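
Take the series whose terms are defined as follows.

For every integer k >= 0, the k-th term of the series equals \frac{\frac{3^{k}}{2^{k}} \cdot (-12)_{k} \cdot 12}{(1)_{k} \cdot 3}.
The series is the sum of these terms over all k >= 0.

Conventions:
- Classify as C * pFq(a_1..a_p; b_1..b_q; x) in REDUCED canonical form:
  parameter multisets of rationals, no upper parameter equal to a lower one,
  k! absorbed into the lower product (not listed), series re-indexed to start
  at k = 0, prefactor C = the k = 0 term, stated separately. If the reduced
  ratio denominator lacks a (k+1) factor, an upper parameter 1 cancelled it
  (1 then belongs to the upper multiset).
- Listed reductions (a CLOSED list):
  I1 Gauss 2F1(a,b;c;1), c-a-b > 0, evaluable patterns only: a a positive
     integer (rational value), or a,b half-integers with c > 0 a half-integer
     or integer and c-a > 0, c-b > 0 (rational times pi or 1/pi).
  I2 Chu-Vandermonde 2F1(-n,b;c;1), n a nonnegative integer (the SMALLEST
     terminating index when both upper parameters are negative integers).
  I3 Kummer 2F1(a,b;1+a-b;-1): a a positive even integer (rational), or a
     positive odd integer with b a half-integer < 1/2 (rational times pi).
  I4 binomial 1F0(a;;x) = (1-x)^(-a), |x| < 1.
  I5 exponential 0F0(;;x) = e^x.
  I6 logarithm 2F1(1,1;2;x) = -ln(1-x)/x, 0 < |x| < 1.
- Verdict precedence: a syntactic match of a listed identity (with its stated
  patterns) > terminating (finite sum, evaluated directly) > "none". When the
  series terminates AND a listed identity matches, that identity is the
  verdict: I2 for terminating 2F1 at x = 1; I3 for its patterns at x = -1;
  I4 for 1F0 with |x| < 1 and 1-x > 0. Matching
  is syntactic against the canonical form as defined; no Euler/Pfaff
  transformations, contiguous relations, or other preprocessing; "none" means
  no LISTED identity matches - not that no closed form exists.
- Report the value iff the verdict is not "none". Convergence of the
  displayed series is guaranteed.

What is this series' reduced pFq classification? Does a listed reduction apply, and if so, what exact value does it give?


This is 4 * 1F0(-12; -; \frac{3}{2}) in reduced canonical form. Verdict: terminating - the sum ends at index 12 because -12 is a negative integer; exact evaluation follows. Hence: \frac{1}{1024}.

Structural cue: t_0 being 4, the two geometric factors (C = 4) combine into one argument.
Term ratio: r(k) = \frac{3}{2} * (k-12) / [(k+1)] - poly over poly, x = \frac{3}{2} from leading terms; C = 4 at k = 0.


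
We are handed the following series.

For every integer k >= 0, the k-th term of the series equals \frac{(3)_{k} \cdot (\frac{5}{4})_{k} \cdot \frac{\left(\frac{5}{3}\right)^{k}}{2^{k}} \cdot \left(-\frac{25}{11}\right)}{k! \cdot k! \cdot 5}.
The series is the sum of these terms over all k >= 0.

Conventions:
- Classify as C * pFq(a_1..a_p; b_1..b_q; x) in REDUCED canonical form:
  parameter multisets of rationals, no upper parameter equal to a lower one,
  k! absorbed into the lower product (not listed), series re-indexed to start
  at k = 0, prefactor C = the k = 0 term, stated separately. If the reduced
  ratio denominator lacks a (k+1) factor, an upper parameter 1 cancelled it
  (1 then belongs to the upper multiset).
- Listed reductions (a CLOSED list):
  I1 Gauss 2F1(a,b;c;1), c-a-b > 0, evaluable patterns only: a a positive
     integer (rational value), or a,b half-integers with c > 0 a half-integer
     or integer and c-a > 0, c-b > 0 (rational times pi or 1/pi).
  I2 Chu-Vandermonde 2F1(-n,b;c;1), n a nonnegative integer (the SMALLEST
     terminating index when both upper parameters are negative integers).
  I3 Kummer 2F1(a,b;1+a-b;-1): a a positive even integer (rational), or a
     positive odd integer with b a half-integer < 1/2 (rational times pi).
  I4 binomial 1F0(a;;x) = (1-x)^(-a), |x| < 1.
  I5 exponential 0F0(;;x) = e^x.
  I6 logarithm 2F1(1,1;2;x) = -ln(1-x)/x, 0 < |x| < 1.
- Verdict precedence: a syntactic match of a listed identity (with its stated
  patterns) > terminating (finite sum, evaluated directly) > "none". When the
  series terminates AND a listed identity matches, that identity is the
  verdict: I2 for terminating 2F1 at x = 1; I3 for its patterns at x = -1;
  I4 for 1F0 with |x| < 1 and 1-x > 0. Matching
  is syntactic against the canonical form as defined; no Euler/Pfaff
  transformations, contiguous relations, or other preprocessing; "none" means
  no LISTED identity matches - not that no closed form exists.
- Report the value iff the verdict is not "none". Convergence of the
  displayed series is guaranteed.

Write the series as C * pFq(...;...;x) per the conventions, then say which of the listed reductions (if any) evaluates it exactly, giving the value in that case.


Key observation: x = \frac{5}{6} and the two k-th powers (C = -5/11, x = 5/6) combine into one argument.
Adjacent-term ratio: r(k) = \frac{5}{6} * (k+\frac{5}{4}) (k+3) / [(k+1) (k+1)] - rational in k. x = \frac{5}{6}; t_0 = -\frac{5}{11}; negate the roots.

This is -\frac{5}{11} * 2F1(\frac{5}{4}, 3; 1; \frac{5}{6}) in reduced canonical form. Verdict: none here - no I1-I6 shape fits x = \frac{5}{6} with lower {1}.


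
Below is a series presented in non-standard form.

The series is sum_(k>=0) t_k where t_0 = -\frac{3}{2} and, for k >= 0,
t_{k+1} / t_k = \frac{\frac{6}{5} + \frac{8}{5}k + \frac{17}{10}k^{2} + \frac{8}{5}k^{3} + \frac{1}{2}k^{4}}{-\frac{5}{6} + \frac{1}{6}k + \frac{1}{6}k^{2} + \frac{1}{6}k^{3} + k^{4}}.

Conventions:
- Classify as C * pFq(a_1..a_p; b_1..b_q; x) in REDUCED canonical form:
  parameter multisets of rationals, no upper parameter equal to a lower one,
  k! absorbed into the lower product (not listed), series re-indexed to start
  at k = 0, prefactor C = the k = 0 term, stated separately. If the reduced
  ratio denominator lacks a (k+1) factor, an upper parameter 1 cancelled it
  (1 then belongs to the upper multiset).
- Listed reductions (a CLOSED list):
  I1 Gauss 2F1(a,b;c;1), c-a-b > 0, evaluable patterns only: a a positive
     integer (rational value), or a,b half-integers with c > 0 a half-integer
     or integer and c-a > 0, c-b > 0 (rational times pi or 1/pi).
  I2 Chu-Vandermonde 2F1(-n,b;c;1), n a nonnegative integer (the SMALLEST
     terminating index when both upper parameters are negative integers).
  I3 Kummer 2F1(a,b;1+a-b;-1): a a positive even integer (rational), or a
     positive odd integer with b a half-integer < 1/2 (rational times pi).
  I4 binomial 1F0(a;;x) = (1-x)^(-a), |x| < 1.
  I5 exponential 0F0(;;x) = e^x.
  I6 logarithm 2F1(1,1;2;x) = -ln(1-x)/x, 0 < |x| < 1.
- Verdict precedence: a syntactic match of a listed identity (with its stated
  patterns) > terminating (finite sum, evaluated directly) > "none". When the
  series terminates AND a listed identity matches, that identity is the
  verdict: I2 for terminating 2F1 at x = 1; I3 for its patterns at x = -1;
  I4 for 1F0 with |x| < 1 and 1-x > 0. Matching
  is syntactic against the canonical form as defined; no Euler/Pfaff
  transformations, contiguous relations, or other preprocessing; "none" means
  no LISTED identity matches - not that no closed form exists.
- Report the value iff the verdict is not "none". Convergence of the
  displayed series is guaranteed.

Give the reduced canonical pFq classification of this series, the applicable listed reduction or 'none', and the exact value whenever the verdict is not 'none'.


With C = -\frac{3}{2}: the canonical form is 2F1(\frac{6}{5}, 2; -\frac{5}{6}; \frac{1}{2}). Verdict: none. A 2F1 with upper {\frac{6}{5}, 2} fits none of I1-I6 at x = \frac{1}{2}; the sum runs forever.

Structural cue: with t_0 = -\frac{3}{2}, factor the ratio over Q (prefactor -3/2): negated roots = parameters.
Term ratio: r(k) = \frac{1}{2} * (k+\frac{6}{5}) (k+2) / [(k-\frac{5}{6}) (k+1)] - rational; roots negated = parameters, x = \frac{1}{2}, C = -\frac{3}{2}.


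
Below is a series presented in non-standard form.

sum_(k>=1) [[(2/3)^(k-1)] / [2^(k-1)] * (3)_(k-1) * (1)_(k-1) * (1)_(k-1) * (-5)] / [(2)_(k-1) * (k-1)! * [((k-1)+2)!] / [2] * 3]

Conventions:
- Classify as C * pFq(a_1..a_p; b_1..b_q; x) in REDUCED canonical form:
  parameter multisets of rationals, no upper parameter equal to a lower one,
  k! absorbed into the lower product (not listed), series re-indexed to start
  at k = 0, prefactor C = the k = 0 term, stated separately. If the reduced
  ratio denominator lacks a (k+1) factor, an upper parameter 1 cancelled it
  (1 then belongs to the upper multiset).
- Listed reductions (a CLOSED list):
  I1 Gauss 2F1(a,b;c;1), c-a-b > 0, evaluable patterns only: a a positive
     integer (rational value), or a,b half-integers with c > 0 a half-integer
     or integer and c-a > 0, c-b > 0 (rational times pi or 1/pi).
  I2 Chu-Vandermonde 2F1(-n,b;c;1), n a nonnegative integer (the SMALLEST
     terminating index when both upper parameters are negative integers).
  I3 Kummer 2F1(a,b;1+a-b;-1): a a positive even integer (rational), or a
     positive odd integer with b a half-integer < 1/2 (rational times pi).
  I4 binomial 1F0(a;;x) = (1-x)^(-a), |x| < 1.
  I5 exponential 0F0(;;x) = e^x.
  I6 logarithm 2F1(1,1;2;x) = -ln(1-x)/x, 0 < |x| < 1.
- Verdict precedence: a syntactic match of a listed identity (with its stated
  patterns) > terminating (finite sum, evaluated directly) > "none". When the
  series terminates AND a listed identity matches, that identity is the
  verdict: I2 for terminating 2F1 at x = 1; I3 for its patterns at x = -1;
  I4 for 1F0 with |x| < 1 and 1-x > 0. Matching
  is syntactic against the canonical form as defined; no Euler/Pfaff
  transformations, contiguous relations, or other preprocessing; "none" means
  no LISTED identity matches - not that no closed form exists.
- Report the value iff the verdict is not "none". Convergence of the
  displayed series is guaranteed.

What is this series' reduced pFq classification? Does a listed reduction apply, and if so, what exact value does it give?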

□ □ □ □

■ **Activity**
A complete answer lists every line of the listing above that holds the word "equals".

■ **Answer to this problem**
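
For every integer k >= 0, the k-th term of the series equals \frac{\frac{3^{k}}{2^{k}} \cdot (-12)_{k} \cdot 12}{(1)_{k} \cdot 3}.
For every integer k >= 0, the k-th term of the series equals \frac{(3)_{k} \cdot (\frac{5}{4})_{k} \cdot \frac{\left(\frac{5}{3}\right)^{k}}{2^{k}} \cdot \left(-\frac{25}{11}\right)}{k! \cdot k! \cdot 5}.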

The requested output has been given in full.